[Excerpts from a dataset]
--*--
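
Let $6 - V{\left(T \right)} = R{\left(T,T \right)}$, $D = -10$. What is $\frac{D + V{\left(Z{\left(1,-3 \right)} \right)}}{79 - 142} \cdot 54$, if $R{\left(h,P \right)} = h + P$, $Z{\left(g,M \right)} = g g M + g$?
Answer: $0$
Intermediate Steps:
$Z{\left(g,M \right)} = g + M g^{2}$ ($Z{\left(g,M \right)} = g^{2} M + g = M g^{2} + g = g + M g^{2}$)
$R{\left(h,P \right)} = P + h$
$V{\left(T \right)} = 6 - 2 T$ ($V{\left(T \right)} = 6 - \left(T + T\right) = 6 - 2 T$)
$\frac{D + V{\left(Z{\left(1,-3 \right)} \right)}}{79 - 142} \cdot 54 = \frac{-10 + \left(6 - 2 \cdot 1 \left(1 - 3\right)\right)}{79 - 142} \cdot 54 = \frac{-10 + \left(6 - 2 \cdot 1 \left(1 - 3\right)\right)}{-63} \cdot 54 = \left(-10 + \left(6 - 2 \cdot 1 \left(-2\right)\right)\right) \left(- \frac{1}{63}\right) 54 = \left(-10 + \left(6 - -4\right)\right) \left(- \frac{1}{63}\right) 54 = \left(-10 + \left(6 + 4\right)\right) \left(- \frac{1}{63}\right) 54 = \left(-10 + 10\right) \left(- \frac{1}{63}\right) 54 = 0 \left(- \frac{1}{63}\right) 54 = 0 \cdot 54 = 0$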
--*--
Word for word, output the lines of the data from its first line through the line where "Answer: $0$" appears, and stop there.

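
Let $6 - V{\left(T \right)} = R{\left(T,T \right)}$, $D = -10$. What is $\frac{D + V{\left(Z{\left(1,-3 \right)} \right)}}{79 - 142} \cdot 54$, if $R{\left(h,P \right)} = h + P$, $Z{\left(g,M \right)} = g g M + g$?
Answer: $0$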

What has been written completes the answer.